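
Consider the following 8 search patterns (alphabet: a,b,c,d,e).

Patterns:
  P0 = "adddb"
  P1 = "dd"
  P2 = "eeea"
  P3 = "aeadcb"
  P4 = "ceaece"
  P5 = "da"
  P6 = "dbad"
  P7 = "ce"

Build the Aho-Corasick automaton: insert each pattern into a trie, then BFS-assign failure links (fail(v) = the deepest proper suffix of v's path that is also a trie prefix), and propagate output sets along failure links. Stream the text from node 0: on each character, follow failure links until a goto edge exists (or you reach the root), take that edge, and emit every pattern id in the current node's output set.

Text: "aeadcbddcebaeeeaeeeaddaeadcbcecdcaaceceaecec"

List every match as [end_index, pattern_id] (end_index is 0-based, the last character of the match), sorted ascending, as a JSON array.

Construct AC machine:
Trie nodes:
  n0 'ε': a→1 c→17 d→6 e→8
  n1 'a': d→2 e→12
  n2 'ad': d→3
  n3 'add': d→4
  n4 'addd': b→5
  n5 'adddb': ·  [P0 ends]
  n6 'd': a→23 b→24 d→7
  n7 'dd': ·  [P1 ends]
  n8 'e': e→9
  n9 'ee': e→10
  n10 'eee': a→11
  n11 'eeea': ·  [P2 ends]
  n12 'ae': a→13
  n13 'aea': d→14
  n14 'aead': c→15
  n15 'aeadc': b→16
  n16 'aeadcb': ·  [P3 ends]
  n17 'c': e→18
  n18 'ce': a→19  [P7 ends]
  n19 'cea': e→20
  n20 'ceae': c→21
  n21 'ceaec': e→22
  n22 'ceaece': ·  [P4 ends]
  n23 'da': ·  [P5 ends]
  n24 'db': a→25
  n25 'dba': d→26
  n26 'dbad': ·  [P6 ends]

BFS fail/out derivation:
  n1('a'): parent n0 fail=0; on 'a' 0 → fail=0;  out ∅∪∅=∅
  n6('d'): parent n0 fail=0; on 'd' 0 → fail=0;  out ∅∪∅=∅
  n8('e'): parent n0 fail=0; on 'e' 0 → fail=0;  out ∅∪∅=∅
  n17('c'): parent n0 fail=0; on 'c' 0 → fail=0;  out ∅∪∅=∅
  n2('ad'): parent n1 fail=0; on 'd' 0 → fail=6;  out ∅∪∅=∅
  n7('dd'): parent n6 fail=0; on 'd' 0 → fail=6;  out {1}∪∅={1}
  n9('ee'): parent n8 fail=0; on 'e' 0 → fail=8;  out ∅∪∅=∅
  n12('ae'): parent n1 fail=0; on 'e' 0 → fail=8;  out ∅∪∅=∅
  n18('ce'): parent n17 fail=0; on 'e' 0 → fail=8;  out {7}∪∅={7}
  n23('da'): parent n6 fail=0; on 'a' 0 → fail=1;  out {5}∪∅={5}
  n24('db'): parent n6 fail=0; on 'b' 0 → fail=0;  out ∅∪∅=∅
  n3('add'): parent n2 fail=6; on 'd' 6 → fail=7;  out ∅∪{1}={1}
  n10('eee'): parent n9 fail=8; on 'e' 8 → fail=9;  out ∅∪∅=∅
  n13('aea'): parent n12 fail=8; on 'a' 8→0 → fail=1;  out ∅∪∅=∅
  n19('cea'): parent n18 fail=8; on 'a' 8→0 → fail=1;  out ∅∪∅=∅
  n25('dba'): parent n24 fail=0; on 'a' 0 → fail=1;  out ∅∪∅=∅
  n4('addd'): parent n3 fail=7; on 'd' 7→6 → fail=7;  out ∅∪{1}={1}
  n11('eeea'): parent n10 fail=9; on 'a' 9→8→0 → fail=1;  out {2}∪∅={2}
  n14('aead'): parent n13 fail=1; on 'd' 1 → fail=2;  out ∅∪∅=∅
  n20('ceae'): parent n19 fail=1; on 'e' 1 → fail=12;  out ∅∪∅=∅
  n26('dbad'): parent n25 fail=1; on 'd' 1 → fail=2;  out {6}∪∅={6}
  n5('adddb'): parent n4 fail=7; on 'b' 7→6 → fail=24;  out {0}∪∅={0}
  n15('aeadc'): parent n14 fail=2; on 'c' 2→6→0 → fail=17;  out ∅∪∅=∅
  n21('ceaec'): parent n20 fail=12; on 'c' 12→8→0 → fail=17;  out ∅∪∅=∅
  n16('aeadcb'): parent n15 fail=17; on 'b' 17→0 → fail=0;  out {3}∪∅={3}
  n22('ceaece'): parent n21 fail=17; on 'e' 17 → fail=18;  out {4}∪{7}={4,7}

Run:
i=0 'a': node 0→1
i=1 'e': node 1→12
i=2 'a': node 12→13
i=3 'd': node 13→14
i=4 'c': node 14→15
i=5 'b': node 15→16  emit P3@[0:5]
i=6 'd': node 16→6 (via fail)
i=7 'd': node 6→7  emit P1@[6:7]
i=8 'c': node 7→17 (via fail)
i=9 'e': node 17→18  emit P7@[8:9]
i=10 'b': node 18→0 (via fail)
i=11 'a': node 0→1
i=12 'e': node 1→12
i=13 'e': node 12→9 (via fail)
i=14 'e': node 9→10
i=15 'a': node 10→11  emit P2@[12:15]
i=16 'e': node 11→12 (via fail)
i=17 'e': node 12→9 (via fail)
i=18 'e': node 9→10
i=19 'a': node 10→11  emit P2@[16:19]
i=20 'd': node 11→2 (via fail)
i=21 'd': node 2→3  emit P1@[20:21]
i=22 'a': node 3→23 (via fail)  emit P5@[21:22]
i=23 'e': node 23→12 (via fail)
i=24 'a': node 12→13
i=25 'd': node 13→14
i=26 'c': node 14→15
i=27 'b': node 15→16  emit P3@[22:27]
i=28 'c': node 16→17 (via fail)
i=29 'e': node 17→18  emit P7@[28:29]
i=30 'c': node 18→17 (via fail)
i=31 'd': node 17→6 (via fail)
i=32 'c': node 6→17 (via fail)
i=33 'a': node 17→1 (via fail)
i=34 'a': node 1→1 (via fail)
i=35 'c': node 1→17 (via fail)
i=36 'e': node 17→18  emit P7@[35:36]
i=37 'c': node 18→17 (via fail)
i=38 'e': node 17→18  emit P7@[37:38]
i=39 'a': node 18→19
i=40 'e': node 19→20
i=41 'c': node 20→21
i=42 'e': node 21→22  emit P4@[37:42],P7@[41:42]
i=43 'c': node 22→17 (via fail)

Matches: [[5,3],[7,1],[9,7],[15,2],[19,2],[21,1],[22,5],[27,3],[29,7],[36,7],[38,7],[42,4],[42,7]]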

-------------------------

§ **WORK REQUEST**:
What you write must match the records above line for line.

§ **ANSWER**:
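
Consider the following 8 search patterns (alphabet: a,b,c,d,e).

Patterns:
  P0 = "adddb"
  P1 = "dd"
  P2 = "eeea"
  P3 = "aeadcb"
  P4 = "ceaece"
  P5 = "da"
  P6 = "dbad"
  P7 = "ce"

Build the Aho-Corasick automaton: insert each pattern into a trie, then BFS-assign failure links (fail(v) = the deepest proper suffix of v's path that is also a trie prefix), and propagate output sets along failure links. Stream the text from node 0: on each character, follow failure links until a goto edge exists (or you reach the root), take that edge, and emit every pattern id in the current node's output set.

Text: "aeadcbddcebaeeeaeeeaddaeadcbcecdcaaceceaecec"

List every match as [end_index, pattern_id] (end_index is 0-based, the last character of the match), sorted ascending, as a JSON array.

Construct AC machine:
Trie nodes:
  n0 'ε': a→1 c→17 d→6 e→8
  n1 'a': d→2 e→12
  n2 'ad': d→3
  n3 'add': d→4
  n4 'addd': b→5
  n5 'adddb': ·  [P0 ends]
  n6 'd': a→23 b→24 d→7
  n7 'dd': ·  [P1 ends]
  n8 'e': e→9
  n9 'ee': e→10
  n10 'eee': a→11
  n11 'eeea': ·  [P2 ends]
  n12 'ae': a→13
  n13 'aea': d→14
  n14 'aead': c→15
  n15 'aeadc': b→16
  n16 'aeadcb': ·  [P3 ends]
  n17 'c': e→18
  n18 'ce': a→19  [P7 ends]
  n19 'cea': e→20
  n20 'ceae': c→21
  n21 'ceaec': e→22
  n22 'ceaece': ·  [P4 ends]
  n23 'da': ·  [P5 ends]
  n24 'db': a→25
  n25 'dba': d→26
  n26 'dbad': ·  [P6 ends]

BFS fail/out derivation:
  n1('a'): parent n0 fail=0; on 'a' 0 → fail=0;  out ∅∪∅=∅
  n6('d'): parent n0 fail=0; on 'd' 0 → fail=0;  out ∅∪∅=∅
  n8('e'): parent n0 fail=0; on 'e' 0 → fail=0;  out ∅∪∅=∅
  n17('c'): parent n0 fail=0; on 'c' 0 → fail=0;  out ∅∪∅=∅
  n2('ad'): parent n1 fail=0; on 'd' 0 → fail=6;  out ∅∪∅=∅
  n7('dd'): parent n6 fail=0; on 'd' 0 → fail=6;  out {1}∪∅={1}
  n9('ee'): parent n8 fail=0; on 'e' 0 → fail=8;  out ∅∪∅=∅
  n12('ae'): parent n1 fail=0; on 'e' 0 → fail=8;  out ∅∪∅=∅
  n18('ce'): parent n17 fail=0; on 'e' 0 → fail=8;  out {7}∪∅={7}
  n23('da'): parent n6 fail=0; on 'a' 0 → fail=1;  out {5}∪∅={5}
  n24('db'): parent n6 fail=0; on 'b' 0 → fail=0;  out ∅∪∅=∅
  n3('add'): parent n2 fail=6; on 'd' 6 → fail=7;  out ∅∪{1}={1}
  n10('eee'): parent n9 fail=8; on 'e' 8 → fail=9;  out ∅∪∅=∅
  n13('aea'): parent n12 fail=8; on 'a' 8→0 → fail=1;  out ∅∪∅=∅
  n19('cea'): parent n18 fail=8; on 'a' 8→0 → fail=1;  out ∅∪∅=∅
  n25('dba'): parent n24 fail=0; on 'a' 0 → fail=1;  out ∅∪∅=∅
  n4('addd'): parent n3 fail=7; on 'd' 7→6 → fail=7;  out ∅∪{1}={1}
  n11('eeea'): parent n10 fail=9; on 'a' 9→8→0 → fail=1;  out {2}∪∅={2}
  n14('aead'): parent n13 fail=1; on 'd' 1 → fail=2;  out ∅∪∅=∅
  n20('ceae'): parent n19 fail=1; on 'e' 1 → fail=12;  out ∅∪∅=∅
  n26('dbad'): parent n25 fail=1; on 'd' 1 → fail=2;  out {6}∪∅={6}
  n5('adddb'): parent n4 fail=7; on 'b' 7→6 → fail=24;  out {0}∪∅={0}
  n15('aeadc'): parent n14 fail=2; on 'c' 2→6→0 → fail=17;  out ∅∪∅=∅
  n21('ceaec'): parent n20 fail=12; on 'c' 12→8→0 → fail=17;  out ∅∪∅=∅
  n16('aeadcb'): parent n15 fail=17; on 'b' 17→0 → fail=0;  out {3}∪∅={3}
  n22('ceaece'): parent n21 fail=17; on 'e' 17 → fail=18;  out {4}∪{7}={4,7}

Run:
i=0 'a': node 0→1
i=1 'e': node 1→12
i=2 'a': node 12→13
i=3 'd': node 13→14
i=4 'c': node 14→15
i=5 'b': node 15→16  emit P3@[0:5]
i=6 'd': node 16→6 (via fail)
i=7 'd': node 6→7  emit P1@[6:7]
i=8 'c': node 7→17 (via fail)
i=9 'e': node 17→18  emit P7@[8:9]
i=10 'b': node 18→0 (via fail)
i=11 'a': node 0→1
i=12 'e': node 1→12
i=13 'e': node 12→9 (via fail)
i=14 'e': node 9→10
i=15 'a': node 10→11  emit P2@[12:15]
i=16 'e': node 11→12 (via fail)
i=17 'e': node 12→9 (via fail)
i=18 'e': node 9→10
i=19 'a': node 10→11  emit P2@[16:19]
i=20 'd': node 11→2 (via fail)
i=21 'd': node 2→3  emit P1@[20:21]
i=22 'a': node 3→23 (via fail)  emit P5@[21:22]
i=23 'e': node 23→12 (via fail)
i=24 'a': node 12→13
i=25 'd': node 13→14
i=26 'c': node 14→15
i=27 'b': node 15→16  emit P3@[22:27]
i=28 'c': node 16→17 (via fail)
i=29 'e': node 17→18  emit P7@[28:29]
i=30 'c': node 18→17 (via fail)
i=31 'd': node 17→6 (via fail)
i=32 'c': node 6→17 (via fail)
i=33 'a': node 17→1 (via fail)
i=34 'a': node 1→1 (via fail)
i=35 'c': node 1→17 (via fail)
i=36 'e': node 17→18  emit P7@[35:36]
i=37 'c': node 18→17 (via fail)
i=38 'e': node 17→18  emit P7@[37:38]
i=39 'a': node 18→19
i=40 'e': node 19→20
i=41 'c': node 20→21
i=42 'e': node 21→22  emit P4@[37:42],P7@[41:42]
i=43 'c': node 22→17 (via fail)

Matches: [[5,3],[7,1],[9,7],[15,2],[19,2],[21,1],[22,5],[27,3],[29,7],[36,7],[38,7],[42,4],[42,7]]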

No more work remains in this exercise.